| GOAL OF THE EXERCISE |
Your job is to set down the stretch of entries that opens with the line containing "(11) O(evacuate → ¬sound_alarm)" and closes with the line containing "(12) O(¬reboot_node → ¬authorize_deed)". Keep both end lines, copy each exactly, and add nothing.

| RECORDS SHOWN |
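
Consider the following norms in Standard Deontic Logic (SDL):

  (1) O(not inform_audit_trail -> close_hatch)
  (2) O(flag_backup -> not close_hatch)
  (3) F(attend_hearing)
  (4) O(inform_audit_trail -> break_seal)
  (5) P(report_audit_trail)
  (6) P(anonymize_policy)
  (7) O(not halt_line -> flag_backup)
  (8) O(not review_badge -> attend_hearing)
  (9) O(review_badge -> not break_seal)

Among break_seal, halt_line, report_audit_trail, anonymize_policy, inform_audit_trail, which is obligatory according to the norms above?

halt_line

Premise 3 is F(attend_hearing), i.e. O(not attend_hearing).
Premise 8 is O(not review_badge -> attend_hearing); contrapositively O(not attend_hearing -> review_badge). Since O(not attend_hearing) holds, K gives O(review_badge).
With premise 9, O(review_badge -> not break_seal), the K-axiom yields O(not break_seal).
Premise 4 is O(inform_audit_trail -> break_seal); contrapositively O(not break_seal -> not inform_audit_trail). Since O(not break_seal) holds, K gives O(not inform_audit_trail).
Premise 1 is O(not inform_audit_trail -> close_hatch); since O(not inform_audit_trail), deontic closure gives O(close_hatch).
The contrapositive of premise 2 (O(flag_backup -> not close_hatch)) is O(close_hatch -> not flag_backup), and O(close_hatch) is already established, so O(not flag_backup).
Premise 7, O(not halt_line -> flag_backup), contraposes to O(not flag_backup -> halt_line); with O(not flag_backup) we get O(halt_line).
So O(halt_line) holds — halt_line is obligatory. None of the other listed options is made obligatory by any chain of premises.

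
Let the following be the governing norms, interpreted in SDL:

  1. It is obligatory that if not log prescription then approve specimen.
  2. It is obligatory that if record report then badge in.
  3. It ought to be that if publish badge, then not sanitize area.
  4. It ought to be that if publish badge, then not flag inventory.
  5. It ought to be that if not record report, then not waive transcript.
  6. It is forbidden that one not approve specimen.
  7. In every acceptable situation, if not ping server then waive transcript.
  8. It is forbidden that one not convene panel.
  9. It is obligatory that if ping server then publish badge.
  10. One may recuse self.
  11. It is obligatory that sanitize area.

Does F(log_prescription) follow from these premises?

Premise 1 is O(¬log_prescription → approve_specimen); even if O(approve_specimen) held, inferring O(¬log_prescription) would be affirming the consequent — invalid.
No other premise forces O(¬log_prescription). An ideal world satisfying every premise can still have log_prescription true, so F(log_prescription) is not derivable.

No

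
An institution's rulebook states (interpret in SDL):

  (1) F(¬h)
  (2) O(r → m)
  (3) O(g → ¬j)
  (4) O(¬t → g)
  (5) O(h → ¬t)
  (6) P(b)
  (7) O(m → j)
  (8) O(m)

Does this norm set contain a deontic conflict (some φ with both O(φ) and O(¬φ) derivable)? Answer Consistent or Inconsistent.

Premise 8 gives O(m).
With premise 7, O(m → j), the K-axiom yields O(j).
Premise 3 is O(g → ¬j); contrapositively O(j → ¬g). Since O(j) holds, K gives O(¬g).
Premise 4 is O(¬t → g); contrapositively O(¬g → t). Since O(¬g) holds, K gives O(t).
Premise 5 is O(h → ¬t); contrapositively O(t → ¬h). Since O(t) holds, K gives O(¬h).
Yet premise 1 is F(¬h), i.e. O(h).
We now have both O(¬h) and O(h) — h is simultaneously obligatory and forbidden, violating the D-axiom.

Inconsistent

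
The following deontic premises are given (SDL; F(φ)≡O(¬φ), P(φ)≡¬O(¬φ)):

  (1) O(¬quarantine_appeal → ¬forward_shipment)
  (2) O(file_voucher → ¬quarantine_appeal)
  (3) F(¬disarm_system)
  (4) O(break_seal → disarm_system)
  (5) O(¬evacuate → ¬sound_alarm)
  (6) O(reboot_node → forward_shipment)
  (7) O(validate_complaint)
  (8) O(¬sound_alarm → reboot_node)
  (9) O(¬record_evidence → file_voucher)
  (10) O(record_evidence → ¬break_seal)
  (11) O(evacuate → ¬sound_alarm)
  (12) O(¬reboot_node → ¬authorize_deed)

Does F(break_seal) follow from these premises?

Yes

Premises 5 and 11 are O(¬evacuate → ¬sound_alarm) and O(evacuate → ¬sound_alarm); every ideal world satisfies ¬evacuate or evacuate, so in either case ¬sound_alarm holds — hence O(¬sound_alarm).
From O(¬sound_alarm) and premise 8, O(¬sound_alarm → reboot_node), we obtain O(reboot_node).
With premise 6, O(reboot_node → forward_shipment), the K-axiom yields O(forward_shipment).
The contrapositive of premise 1 (O(¬quarantine_appeal → ¬forward_shipment)) is O(forward_shipment → quarantine_appeal), and O(forward_shipment) is already established, so O(quarantine_appeal).
The contrapositive of premise 2 (O(file_voucher → ¬quarantine_appeal)) is O(quarantine_appeal → ¬file_voucher), and O(quarantine_appeal) is already established, so O(¬file_voucher).
Premise 9 is O(¬record_evidence → file_voucher); contrapositively O(¬file_voucher → record_evidence). Since O(¬file_voucher) holds, K gives O(record_evidence).
Premise 10 is O(record_evidence → ¬break_seal); since O(record_evidence), deontic closure gives O(¬break_seal).
Premises 3, 4, 7, 12 do not contribute to this derivation.
So O(¬break_seal) holds, i.e. F(break_seal). The claim follows.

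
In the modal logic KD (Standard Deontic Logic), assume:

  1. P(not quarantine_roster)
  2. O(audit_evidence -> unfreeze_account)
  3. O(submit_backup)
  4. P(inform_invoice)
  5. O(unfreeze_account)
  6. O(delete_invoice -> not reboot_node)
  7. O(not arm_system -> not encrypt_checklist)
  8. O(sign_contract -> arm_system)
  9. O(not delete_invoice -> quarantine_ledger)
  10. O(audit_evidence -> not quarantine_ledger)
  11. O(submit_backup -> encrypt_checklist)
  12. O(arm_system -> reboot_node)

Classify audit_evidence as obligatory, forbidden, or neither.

Premise 3 states O(submit_backup) outright.
Applying K to premise 11 (O(submit_backup -> encrypt_checklist)) and O(submit_backup) yields O(encrypt_checklist).
Premise 7 is O(not arm_system -> not encrypt_checklist); contrapositively O(encrypt_checklist -> arm_system). Since O(encrypt_checklist) holds, K gives O(arm_system).
From O(arm_system) and premise 12, O(arm_system -> reboot_node), we obtain O(reboot_node).
Premise 6, O(delete_invoice -> not reboot_node), contraposes to O(reboot_node -> not delete_invoice); with O(reboot_node) we get O(not delete_invoice).
Premise 9 is O(not delete_invoice -> quarantine_ledger); since O(not delete_invoice), deontic closure gives O(quarantine_ledger).
Premise 10, O(audit_evidence -> not quarantine_ledger), contraposes to O(quarantine_ledger -> not audit_evidence); with O(quarantine_ledger) we get O(not audit_evidence).
Premises 1, 2, 4, 5, 8 do not contribute to this derivation.
Thus O(not audit_evidence), which is F(audit_evidence): audit_evidence is forbidden.

Forbidden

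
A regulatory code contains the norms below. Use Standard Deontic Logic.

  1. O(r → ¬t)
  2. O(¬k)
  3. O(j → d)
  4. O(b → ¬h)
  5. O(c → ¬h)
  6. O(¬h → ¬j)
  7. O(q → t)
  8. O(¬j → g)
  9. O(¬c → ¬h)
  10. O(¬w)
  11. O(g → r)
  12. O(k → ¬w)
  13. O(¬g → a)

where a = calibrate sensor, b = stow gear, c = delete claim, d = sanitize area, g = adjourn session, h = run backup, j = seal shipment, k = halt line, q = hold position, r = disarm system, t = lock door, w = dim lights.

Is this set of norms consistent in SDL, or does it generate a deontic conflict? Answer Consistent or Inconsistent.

Premise 12 is O(k → ¬w); even if O(¬w) held, inferring O(k) would be affirming the consequent — invalid.
So O(k) is not derivable, and the apparent clash with O(¬k) does not arise.
A world satisfying every obligation exists (e.g. a=false, b=false, c=false, d=false, g=true, h=false, j=false, k=false, q=false, r=true, t=false, w=false); no atom is both obligatory and forbidden, so the set is consistent.

Consistent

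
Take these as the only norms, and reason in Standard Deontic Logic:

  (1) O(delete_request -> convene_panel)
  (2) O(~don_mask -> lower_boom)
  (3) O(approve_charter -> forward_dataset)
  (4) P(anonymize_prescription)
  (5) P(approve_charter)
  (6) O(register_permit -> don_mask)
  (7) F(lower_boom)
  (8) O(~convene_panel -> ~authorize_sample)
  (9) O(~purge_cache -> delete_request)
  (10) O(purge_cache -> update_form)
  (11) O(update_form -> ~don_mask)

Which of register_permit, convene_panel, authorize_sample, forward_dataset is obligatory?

convene_panel

Premise 7 is F(lower_boom), i.e. O(~lower_boom).
Premise 2, O(~don_mask -> lower_boom), contraposes to O(~lower_boom -> don_mask); with O(~lower_boom) we get O(don_mask).
The contrapositive of premise 11 (O(update_form -> ~don_mask)) is O(don_mask -> ~update_form), and O(don_mask) is already established, so O(~update_form).
The contrapositive of premise 10 (O(purge_cache -> update_form)) is O(~update_form -> ~purge_cache), and O(~update_form) is already established, so O(~purge_cache).
Premise 9 is O(~purge_cache -> delete_request); since O(~purge_cache), deontic closure gives O(delete_request).
Premise 1 is O(delete_request -> convene_panel); since O(delete_request), deontic closure gives O(convene_panel).
So O(convene_panel) holds — convene_panel is obligatory. None of the other listed options is made obligatory by any chain of premises.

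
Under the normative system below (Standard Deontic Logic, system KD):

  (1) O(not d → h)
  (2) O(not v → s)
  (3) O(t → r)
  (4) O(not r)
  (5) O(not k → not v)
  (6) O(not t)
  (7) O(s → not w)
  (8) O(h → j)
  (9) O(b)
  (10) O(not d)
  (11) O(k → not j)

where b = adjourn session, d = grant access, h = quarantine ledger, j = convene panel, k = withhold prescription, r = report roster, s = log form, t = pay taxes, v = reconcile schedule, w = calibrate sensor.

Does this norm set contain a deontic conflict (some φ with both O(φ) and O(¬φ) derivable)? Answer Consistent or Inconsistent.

Premise 3 is O(t → r), but O(t) is not derivable from the premises, so it does not yield O(r).
So O(r) is not derivable, and the apparent clash with O(not r) does not arise.
A world satisfying every obligation exists (e.g. b=true, d=false, h=true, j=true, k=false, r=false, s=true, t=false, v=false, w=false); no atom is both obligatory and forbidden, so the set is consistent.

Consistent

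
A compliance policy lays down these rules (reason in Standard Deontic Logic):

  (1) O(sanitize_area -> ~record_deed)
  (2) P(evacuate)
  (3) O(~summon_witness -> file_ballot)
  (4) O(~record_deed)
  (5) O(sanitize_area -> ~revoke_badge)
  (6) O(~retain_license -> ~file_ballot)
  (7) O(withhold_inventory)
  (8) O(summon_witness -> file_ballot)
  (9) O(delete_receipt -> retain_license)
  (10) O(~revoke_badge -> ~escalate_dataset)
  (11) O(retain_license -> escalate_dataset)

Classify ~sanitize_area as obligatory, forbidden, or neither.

Obligatory

Premises 3 and 8 are O(~summon_witness -> file_ballot) and O(summon_witness -> file_ballot); every ideal world satisfies ~summon_witness or summon_witness, so in either case file_ballot holds — hence O(file_ballot).
Premise 6, O(~retain_license -> ~file_ballot), contraposes to O(file_ballot -> retain_license); with O(file_ballot) we get O(retain_license).
With premise 11, O(retain_license -> escalate_dataset), the K-axiom yields O(escalate_dataset).
Premise 10 is O(~revoke_badge -> ~escalate_dataset); contrapositively O(escalate_dataset -> revoke_badge). Since O(escalate_dataset) holds, K gives O(revoke_badge).
Premise 5 is O(sanitize_area -> ~revoke_badge); contrapositively O(revoke_badge -> ~sanitize_area). Since O(revoke_badge) holds, K gives O(~sanitize_area).
Premises 1, 2, 4, 7, 9 do not contribute to this derivation.
Hence ~sanitize_area is obligatory.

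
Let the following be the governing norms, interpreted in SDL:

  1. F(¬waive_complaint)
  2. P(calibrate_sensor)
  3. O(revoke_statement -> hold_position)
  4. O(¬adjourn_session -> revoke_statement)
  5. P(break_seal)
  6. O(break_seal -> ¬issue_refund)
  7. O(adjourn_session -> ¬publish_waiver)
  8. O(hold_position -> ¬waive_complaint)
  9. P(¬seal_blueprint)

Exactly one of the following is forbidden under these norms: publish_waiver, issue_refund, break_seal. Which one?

publish_waiver

Premise 1 is F(¬waive_complaint), i.e. O(waive_complaint).
The contrapositive of premise 8 (O(hold_position -> ¬waive_complaint)) is O(waive_complaint -> ¬hold_position), and O(waive_complaint) is already established, so O(¬hold_position).
Premise 3, O(revoke_statement -> hold_position), contraposes to O(¬hold_position -> ¬revoke_statement); with O(¬hold_position) we get O(¬revoke_statement).
Premise 4, O(¬adjourn_session -> revoke_statement), contraposes to O(¬revoke_statement -> adjourn_session); with O(¬revoke_statement) we get O(adjourn_session).
Applying K to premise 7 (O(adjourn_session -> ¬publish_waiver)) and O(adjourn_session) yields O(¬publish_waiver).
So O(¬publish_waiver) holds, i.e. publish_waiver is forbidden. None of the other listed options is forbidden under the premises.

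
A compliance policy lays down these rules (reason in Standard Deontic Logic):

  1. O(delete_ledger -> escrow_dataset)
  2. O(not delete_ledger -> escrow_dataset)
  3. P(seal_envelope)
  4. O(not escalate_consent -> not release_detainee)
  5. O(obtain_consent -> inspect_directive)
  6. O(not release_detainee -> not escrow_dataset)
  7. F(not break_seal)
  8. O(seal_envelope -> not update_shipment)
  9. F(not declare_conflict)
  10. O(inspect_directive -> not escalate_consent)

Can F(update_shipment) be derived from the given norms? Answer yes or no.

No

Premise 8 is O(seal_envelope -> not update_shipment), but O(seal_envelope) is not derivable from the premises (the permission P(seal_envelope) asserts only not O(not seal_envelope), not O(seal_envelope)), so it does not yield O(not update_shipment).
No other premise forces O(not update_shipment). An ideal world satisfying every premise can still have update_shipment true, so F(update_shipment) is not derivable.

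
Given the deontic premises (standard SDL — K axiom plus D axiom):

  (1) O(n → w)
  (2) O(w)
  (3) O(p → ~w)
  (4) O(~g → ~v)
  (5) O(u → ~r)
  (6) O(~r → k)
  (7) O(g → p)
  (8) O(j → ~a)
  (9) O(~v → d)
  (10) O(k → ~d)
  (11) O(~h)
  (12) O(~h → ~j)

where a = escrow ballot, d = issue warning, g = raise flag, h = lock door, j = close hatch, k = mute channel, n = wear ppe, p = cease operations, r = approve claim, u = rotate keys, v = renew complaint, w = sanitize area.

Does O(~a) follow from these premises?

Premise 8 is O(j → ~a), but O(j) is not derivable from the premises, so it does not yield O(~a).
No other premise forces O(~a). An ideal world satisfying every premise can still have ~a false, so O(~a) is not derivable.

No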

| RESULT OF THIS EXERCISE |
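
  (11) O(evacuate → ¬sound_alarm)
  (12) O(¬reboot_node → ¬authorize_deed)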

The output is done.